>>>
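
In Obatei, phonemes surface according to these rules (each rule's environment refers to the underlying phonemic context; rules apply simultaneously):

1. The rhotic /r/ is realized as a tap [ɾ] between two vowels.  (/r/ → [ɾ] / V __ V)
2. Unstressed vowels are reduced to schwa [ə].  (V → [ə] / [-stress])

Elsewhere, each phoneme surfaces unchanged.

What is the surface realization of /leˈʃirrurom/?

[ləˈʃirrəɾəm]

/l/ (word-initial): no rule targets it → [l].
Rule 2 applies to /e/ (between /l/ and /ʃ/: in an unstressed syllable) → [ə].
/ʃ/ — not in any rule's target class → [ʃ].
/i/ (between /ʃ/ and /r/): rule 2 targets it, but not in an unstressed syllable → unchanged [i].
/r/ (between /i/ and /r/) fails the environment for rule 1, so it stays [r].
/r/ (between /r/ and /u/): rule 1 targets it, but not between two vowels → unchanged [r].
/u/ meets the environment for rule 2 (in an unstressed syllable) → [ə].
/r/ (between /u/ and /o/) occurs between two vowels → [ɾ] by rule 1.
/o/ (between /r/ and /m/) occurs in an unstressed syllable → [ə] by rule 2.
/m/ (word-final) is unaffected → [m].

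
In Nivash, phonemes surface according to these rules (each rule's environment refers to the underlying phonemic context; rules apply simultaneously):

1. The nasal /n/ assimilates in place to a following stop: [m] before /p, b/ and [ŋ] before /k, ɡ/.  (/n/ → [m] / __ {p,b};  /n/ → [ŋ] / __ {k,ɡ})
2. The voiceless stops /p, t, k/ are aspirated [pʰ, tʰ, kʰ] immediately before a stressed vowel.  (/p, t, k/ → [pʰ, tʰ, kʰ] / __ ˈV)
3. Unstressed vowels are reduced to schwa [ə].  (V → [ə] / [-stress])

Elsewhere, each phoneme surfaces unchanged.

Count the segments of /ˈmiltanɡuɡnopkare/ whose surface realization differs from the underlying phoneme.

6

Segments that undergo a rule: /a/ → [ə] (rule 3); /n/ → [ŋ] (rule 1); /u/ → [ə] (rule 3); /o/ → [ə] (rule 3); /a/ → [ə] (rule 3); /e/ → [ə] (rule 3).
All other segments surface unchanged.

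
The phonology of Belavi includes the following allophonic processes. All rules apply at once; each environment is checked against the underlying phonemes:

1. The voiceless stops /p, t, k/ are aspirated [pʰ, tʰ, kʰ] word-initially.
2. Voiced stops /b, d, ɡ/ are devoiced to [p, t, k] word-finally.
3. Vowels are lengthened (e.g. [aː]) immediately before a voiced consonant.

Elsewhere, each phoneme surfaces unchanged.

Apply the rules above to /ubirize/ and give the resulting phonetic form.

[uːbiːriːze]

Rule 3 applies to /u/ (word-initial: before a voiced consonant) → [uː].
/b/ (between /u/ and /i/) is in the target of rule 2 but the environment (word-finally) is not met → [b].
Rule 3 applies to /i/ (between /b/ and /r/: before a voiced consonant) → [iː].
/r/ (between /i/ and /i/) is unaffected → [r].
/i/ (between /r/ and /z/): before a voiced consonant, so rule 3 applies → [iː].
/z/ (between /i/ and /e/) is unaffected → [z].
/e/ — word-final; rule 3 does not apply here → [e].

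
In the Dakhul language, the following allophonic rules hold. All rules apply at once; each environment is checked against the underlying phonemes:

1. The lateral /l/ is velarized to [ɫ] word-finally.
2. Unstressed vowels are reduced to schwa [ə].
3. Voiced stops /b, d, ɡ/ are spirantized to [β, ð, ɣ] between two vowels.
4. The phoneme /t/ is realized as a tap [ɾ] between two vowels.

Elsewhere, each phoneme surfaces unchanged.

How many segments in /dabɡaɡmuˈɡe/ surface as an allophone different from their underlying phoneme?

Segments that undergo a rule: /a/ → [ə] (rule 2); /a/ → [ə] (rule 2); /u/ → [ə] (rule 2); /ɡ/ → [ɣ] (rule 3).
All other segments surface unchanged.

4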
<<<
Please say how many lines of the material above include "phonemes", giving that number and no other words.

4